TASK GOAL -
Below is a set of records; restate each one word for word.

Saved entries:
========================================================================

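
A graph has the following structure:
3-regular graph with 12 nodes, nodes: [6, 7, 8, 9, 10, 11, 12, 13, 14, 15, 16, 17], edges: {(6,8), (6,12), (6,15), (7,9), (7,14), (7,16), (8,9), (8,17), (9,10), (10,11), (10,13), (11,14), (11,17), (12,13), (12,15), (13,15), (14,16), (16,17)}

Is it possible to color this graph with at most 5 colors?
Yes, G is 5-colorable

A valid 5-coloring: color 1: [7, 8, 10, 12]; color 2: [6, 9, 13, 14, 17]; color 3: [11, 15, 16].
(χ(G) = 3 ≤ 5.)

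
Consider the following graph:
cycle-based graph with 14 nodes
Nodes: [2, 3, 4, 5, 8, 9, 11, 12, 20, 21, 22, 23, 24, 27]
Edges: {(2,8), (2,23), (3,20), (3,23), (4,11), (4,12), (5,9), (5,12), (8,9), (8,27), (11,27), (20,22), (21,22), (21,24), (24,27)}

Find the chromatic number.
Clique number ω(G) = 2 (lower bound: χ ≥ ω).
Odd cycle [9, 5, 12, 4, 11, 27, 8] needs 3 colors (χ ≥ 3).
The coloring below uses 3 colors, so χ(G) = 3.
A valid 3-coloring: color 1: [4, 5, 8, 20, 23, 24]; color 2: [2, 3, 9, 12, 22, 27]; color 3: [11, 21].

χ(G) = 3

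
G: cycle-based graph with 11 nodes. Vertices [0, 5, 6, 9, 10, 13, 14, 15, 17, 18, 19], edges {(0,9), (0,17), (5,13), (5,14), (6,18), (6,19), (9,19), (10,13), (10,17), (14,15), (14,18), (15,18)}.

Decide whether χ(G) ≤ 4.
Yes, G is 4-colorable

A valid 4-coloring: color 1: [0, 5, 10, 18, 19]; color 2: [6, 9, 13, 14, 17]; color 3: [15].
(χ(G) = 3 ≤ 4.)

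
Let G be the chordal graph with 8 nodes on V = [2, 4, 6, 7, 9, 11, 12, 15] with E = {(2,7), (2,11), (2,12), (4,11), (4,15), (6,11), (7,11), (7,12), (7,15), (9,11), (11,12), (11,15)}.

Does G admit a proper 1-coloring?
The clique on vertices [2, 7, 11, 12] has size 4 > 1, so it alone needs 4 colors.

No, G is not 1-colorable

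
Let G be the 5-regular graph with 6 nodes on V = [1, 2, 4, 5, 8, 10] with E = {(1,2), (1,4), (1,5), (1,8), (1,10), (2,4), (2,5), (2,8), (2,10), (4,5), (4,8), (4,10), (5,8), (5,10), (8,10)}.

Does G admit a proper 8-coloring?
Yes, G is 8-colorable

A valid 8-coloring: color 1: [8]; color 2: [2]; color 3: [5]; color 4: [10]; color 5: [1]; color 6: [4].
(χ(G) = 6 ≤ 8.)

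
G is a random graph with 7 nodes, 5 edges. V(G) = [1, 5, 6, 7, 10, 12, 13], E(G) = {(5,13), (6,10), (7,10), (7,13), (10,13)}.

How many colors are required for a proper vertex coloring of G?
χ(G) = 3

Clique number ω(G) = 3 (lower bound: χ ≥ ω).
The clique on [7, 10, 13] has size 3, forcing χ ≥ 3, and the coloring below uses 3 colors, so χ(G) = 3.
A valid 3-coloring: color 1: [1, 6, 12, 13]; color 2: [5, 10]; color 3: [7].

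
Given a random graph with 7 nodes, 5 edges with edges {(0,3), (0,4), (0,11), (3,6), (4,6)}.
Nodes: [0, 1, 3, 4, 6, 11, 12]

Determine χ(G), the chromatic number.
χ(G) = 2

Clique number ω(G) = 2 (lower bound: χ ≥ ω).
The graph is bipartite (no odd cycle), so 2 colors suffice: χ(G) = 2.
A valid 2-coloring: color 1: [0, 1, 6, 12]; color 2: [3, 4, 11].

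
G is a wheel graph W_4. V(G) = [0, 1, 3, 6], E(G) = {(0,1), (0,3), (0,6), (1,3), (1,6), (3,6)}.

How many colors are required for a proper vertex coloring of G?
Clique number ω(G) = 4 (lower bound: χ ≥ ω).
The clique on [0, 1, 3, 6] has size 4, forcing χ ≥ 4, and the coloring below uses 4 colors, so χ(G) = 4.
A valid 4-coloring: color 1: [6]; color 2: [0]; color 3: [1]; color 4: [3].

χ(G) = 4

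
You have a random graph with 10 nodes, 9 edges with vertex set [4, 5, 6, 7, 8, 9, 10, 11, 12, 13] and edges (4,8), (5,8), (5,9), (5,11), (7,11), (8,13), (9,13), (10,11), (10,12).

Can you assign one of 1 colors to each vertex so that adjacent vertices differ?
No, G is not 1-colorable

Edge (4,8) forces its endpoints to differ, so 1 color is not enough.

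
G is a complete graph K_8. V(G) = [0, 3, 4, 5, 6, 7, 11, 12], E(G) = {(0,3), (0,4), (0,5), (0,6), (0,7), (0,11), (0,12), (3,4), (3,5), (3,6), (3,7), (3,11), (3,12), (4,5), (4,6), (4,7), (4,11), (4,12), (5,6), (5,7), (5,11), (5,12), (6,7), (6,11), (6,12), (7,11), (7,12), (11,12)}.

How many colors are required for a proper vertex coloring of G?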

========================================================================

SOLUTION TO THIS EXERCISE -
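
A graph has the following structure:
3-regular graph with 12 nodes, nodes: [6, 7, 8, 9, 10, 11, 12, 13, 14, 15, 16, 17], edges: {(6,8), (6,12), (6,15), (7,9), (7,14), (7,16), (8,9), (8,17), (9,10), (10,11), (10,13), (11,14), (11,17), (12,13), (12,15), (13,15), (14,16), (16,17)}

Is it possible to color this graph with at most 5 colors?
Yes, G is 5-colorable

A valid 5-coloring: color 1: [7, 8, 10, 12]; color 2: [6, 9, 13, 14, 17]; color 3: [11, 15, 16].
(χ(G) = 3 ≤ 5.)

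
Consider the following graph:
cycle-based graph with 14 nodes
Nodes: [2, 3, 4, 5, 8, 9, 11, 12, 20, 21, 22, 23, 24, 27]
Edges: {(2,8), (2,23), (3,20), (3,23), (4,11), (4,12), (5,9), (5,12), (8,9), (8,27), (11,27), (20,22), (21,22), (21,24), (24,27)}

Find the chromatic number.
Clique number ω(G) = 2 (lower bound: χ ≥ ω).
Odd cycle [9, 5, 12, 4, 11, 27, 8] needs 3 colors (χ ≥ 3).
The coloring below uses 3 colors, so χ(G) = 3.
A valid 3-coloring: color 1: [4, 5, 8, 20, 23, 24]; color 2: [2, 3, 9, 12, 22, 27]; color 3: [11, 21].

χ(G) = 3

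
G: cycle-based graph with 11 nodes. Vertices [0, 5, 6, 9, 10, 13, 14, 15, 17, 18, 19], edges {(0,9), (0,17), (5,13), (5,14), (6,18), (6,19), (9,19), (10,13), (10,17), (14,15), (14,18), (15,18)}.

Decide whether χ(G) ≤ 4.
Yes, G is 4-colorable

A valid 4-coloring: color 1: [0, 5, 10, 18, 19]; color 2: [6, 9, 13, 14, 17]; color 3: [15].
(χ(G) = 3 ≤ 4.)

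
Let G be the chordal graph with 8 nodes on V = [2, 4, 6, 7, 9, 11, 12, 15] with E = {(2,7), (2,11), (2,12), (4,11), (4,15), (6,11), (7,11), (7,12), (7,15), (9,11), (11,12), (11,15)}.

Does G admit a proper 1-coloring?
The clique on vertices [2, 7, 11, 12] has size 4 > 1, so it alone needs 4 colors.

No, G is not 1-colorable

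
Let G be the 5-regular graph with 6 nodes on V = [1, 2, 4, 5, 8, 10] with E = {(1,2), (1,4), (1,5), (1,8), (1,10), (2,4), (2,5), (2,8), (2,10), (4,5), (4,8), (4,10), (5,8), (5,10), (8,10)}.

Does G admit a proper 8-coloring?
Yes, G is 8-colorable

A valid 8-coloring: color 1: [8]; color 2: [2]; color 3: [5]; color 4: [10]; color 5: [1]; color 6: [4].
(χ(G) = 6 ≤ 8.)

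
G is a random graph with 7 nodes, 5 edges. V(G) = [1, 5, 6, 7, 10, 12, 13], E(G) = {(5,13), (6,10), (7,10), (7,13), (10,13)}.

How many colors are required for a proper vertex coloring of G?
χ(G) = 3

Clique number ω(G) = 3 (lower bound: χ ≥ ω).
The clique on [7, 10, 13] has size 3, forcing χ ≥ 3, and the coloring below uses 3 colors, so χ(G) = 3.
A valid 3-coloring: color 1: [1, 6, 12, 13]; color 2: [5, 10]; color 3: [7].

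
Given a random graph with 7 nodes, 5 edges with edges {(0,3), (0,4), (0,11), (3,6), (4,6)}.
Nodes: [0, 1, 3, 4, 6, 11, 12]

Determine χ(G), the chromatic number.
χ(G) = 2

Clique number ω(G) = 2 (lower bound: χ ≥ ω).
The graph is bipartite (no odd cycle), so 2 colors suffice: χ(G) = 2.
A valid 2-coloring: color 1: [0, 1, 6, 12]; color 2: [3, 4, 11].

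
G is a wheel graph W_4. V(G) = [0, 1, 3, 6], E(G) = {(0,1), (0,3), (0,6), (1,3), (1,6), (3,6)}.

How many colors are required for a proper vertex coloring of G?
Clique number ω(G) = 4 (lower bound: χ ≥ ω).
The clique on [0, 1, 3, 6] has size 4, forcing χ ≥ 4, and the coloring below uses 4 colors, so χ(G) = 4.
A valid 4-coloring: color 1: [6]; color 2: [0]; color 3: [1]; color 4: [3].

χ(G) = 4

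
You have a random graph with 10 nodes, 9 edges with vertex set [4, 5, 6, 7, 8, 9, 10, 11, 12, 13] and edges (4,8), (5,8), (5,9), (5,11), (7,11), (8,13), (9,13), (10,11), (10,12).

Can you assign one of 1 colors to each vertex so that adjacent vertices differ?
No, G is not 1-colorable

Edge (4,8) forces its endpoints to differ, so 1 color is not enough.

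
G is a complete graph K_8. V(G) = [0, 3, 4, 5, 6, 7, 11, 12], E(G) = {(0,3), (0,4), (0,5), (0,6), (0,7), (0,11), (0,12), (3,4), (3,5), (3,6), (3,7), (3,11), (3,12), (4,5), (4,6), (4,7), (4,11), (4,12), (5,6), (5,7), (5,11), (5,12), (6,7), (6,11), (6,12), (7,11), (7,12), (11,12)}.

How many colors are required for a proper vertex coloring of G?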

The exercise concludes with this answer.